§ **WHAT YOU WILL DO**:
Up to and including the line with "tvec = (0.2447, -0.0431, 1.0577)", restate the material below word for word, beginning with its first line.

*** Opening DATA RECORDS ***

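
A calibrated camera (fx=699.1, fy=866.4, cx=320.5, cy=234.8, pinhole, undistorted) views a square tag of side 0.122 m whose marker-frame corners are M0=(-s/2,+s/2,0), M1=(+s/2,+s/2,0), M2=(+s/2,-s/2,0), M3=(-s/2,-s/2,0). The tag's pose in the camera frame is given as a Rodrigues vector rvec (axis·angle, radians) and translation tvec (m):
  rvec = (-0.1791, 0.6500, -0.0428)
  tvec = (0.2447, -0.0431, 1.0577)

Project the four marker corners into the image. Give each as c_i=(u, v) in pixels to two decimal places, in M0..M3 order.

c0=(446.45, 252.99) c1=(522.72, 244.29) c2=(519.80, 143.36) c3=(445.22, 158.54)

Intrinsics K: fx=699.1, fy=866.4, cx=320.5, cy=234.8
Marker side s = 0.122 m; corners in marker frame (Z=0):
  M0 = (-0.0610, +0.0610, 0)
  M1 = (+0.0610, +0.0610, 0)
  M2 = (+0.0610, -0.0610, 0)
  M3 = (-0.0610, -0.0610, 0)
rvec = (-0.1791, 0.6500, -0.0428), |rvec| = θ = 0.67558 rad = 38.708°
Rodrigues: sinθ=0.62535, 1−cosθ=0.21966; R = I + sinθ·[k]× + (1−cosθ)·[k]×²:
    [+0.79578 -0.01641 +0.60536]
    [-0.09564 +0.98368 +0.15239]
    [-0.59798 -0.17917 +0.78123]
t = (0.2447, -0.0431, 1.0577) m
M0: Pc = R·M0+t = (+0.19516, +0.02274, +1.08325); u = 699.1·(+0.19516)/1.08325 + 320.5 = 446.4489, v = 866.4·(+0.02274)/1.08325 + 234.8 = 252.9869
M1: Pc = R·M1+t = (+0.29224, +0.01107, +1.01029); u = 699.1·(+0.29224)/1.01029 + 320.5 = 522.7246, v = 866.4·(+0.01107)/1.01029 + 234.8 = 244.2935
M2: Pc = R·M2+t = (+0.29424, -0.10894, +1.03215); u = 699.1·(+0.29424)/1.03215 + 320.5 = 519.7978, v = 866.4·(-0.10894)/1.03215 + 234.8 = 143.3555
M3: Pc = R·M3+t = (+0.19716, -0.09727, +1.10511); u = 699.1·(+0.19716)/1.10511 + 320.5 = 445.2240, v = 866.4·(-0.09727)/1.10511 + 234.8 = 158.5405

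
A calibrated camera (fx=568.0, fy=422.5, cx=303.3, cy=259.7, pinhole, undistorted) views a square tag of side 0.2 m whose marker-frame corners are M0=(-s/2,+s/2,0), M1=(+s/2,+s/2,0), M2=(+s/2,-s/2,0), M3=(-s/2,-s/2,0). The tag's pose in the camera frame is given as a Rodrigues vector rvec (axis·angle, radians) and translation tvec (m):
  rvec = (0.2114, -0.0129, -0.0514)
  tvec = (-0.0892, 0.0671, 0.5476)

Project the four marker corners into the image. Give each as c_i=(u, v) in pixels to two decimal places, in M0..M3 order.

c0=(119.16, 386.17) c1=(318.89, 378.07) c2=(309.44, 231.03) c3=(93.73, 239.37)

Intrinsics K: fx=568.0, fy=422.5, cx=303.3, cy=259.7
Marker side s = 0.2 m; corners in marker frame (Z=0):
  M0 = (-0.1000, +0.1000, 0)
  M1 = (+0.1000, +0.1000, 0)
  M2 = (+0.1000, -0.1000, 0)
  M3 = (-0.1000, -0.1000, 0)
rvec = (0.2114, -0.0129, -0.0514), |rvec| = θ = 0.21794 rad = 12.487°
Rodrigues: sinθ=0.21622, 1−cosθ=0.02366; R = I + sinθ·[k]× + (1−cosθ)·[k]×²:
    [+0.99860 +0.04964 -0.01821]
    [-0.05235 +0.97643 -0.20940]
    [+0.00739 +0.21006 +0.97766]
t = (-0.0892, 0.0671, 0.5476) m
M0: Pc = R·M0+t = (-0.18410, +0.16998, +0.56787); u = 568.0·(-0.18410)/0.56787 + 303.3 = 119.1605, v = 422.5·(+0.16998)/0.56787 + 259.7 = 386.1656
M1: Pc = R·M1+t = (+0.01562, +0.15951, +0.56934); u = 568.0·(+0.01562)/0.56934 + 303.3 = 318.8868, v = 422.5·(+0.15951)/0.56934 + 259.7 = 378.0675
M2: Pc = R·M2+t = (+0.00570, -0.03578, +0.52733); u = 568.0·(+0.00570)/0.52733 + 303.3 = 309.4359, v = 422.5·(-0.03578)/0.52733 + 259.7 = 231.0346
M3: Pc = R·M3+t = (-0.19402, -0.02531, +0.52586); u = 568.0·(-0.19402)/0.52586 + 303.3 = 93.7262, v = 422.5·(-0.02531)/0.52586 + 259.7 = 239.3666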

*** Closing DATA RECORDS ***

§ **ANSWER AREA**:
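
A calibrated camera (fx=699.1, fy=866.4, cx=320.5, cy=234.8, pinhole, undistorted) views a square tag of side 0.122 m whose marker-frame corners are M0=(-s/2,+s/2,0), M1=(+s/2,+s/2,0), M2=(+s/2,-s/2,0), M3=(-s/2,-s/2,0). The tag's pose in the camera frame is given as a Rodrigues vector rvec (axis·angle, radians) and translation tvec (m):
  rvec = (-0.1791, 0.6500, -0.0428)
  tvec = (0.2447, -0.0431, 1.0577)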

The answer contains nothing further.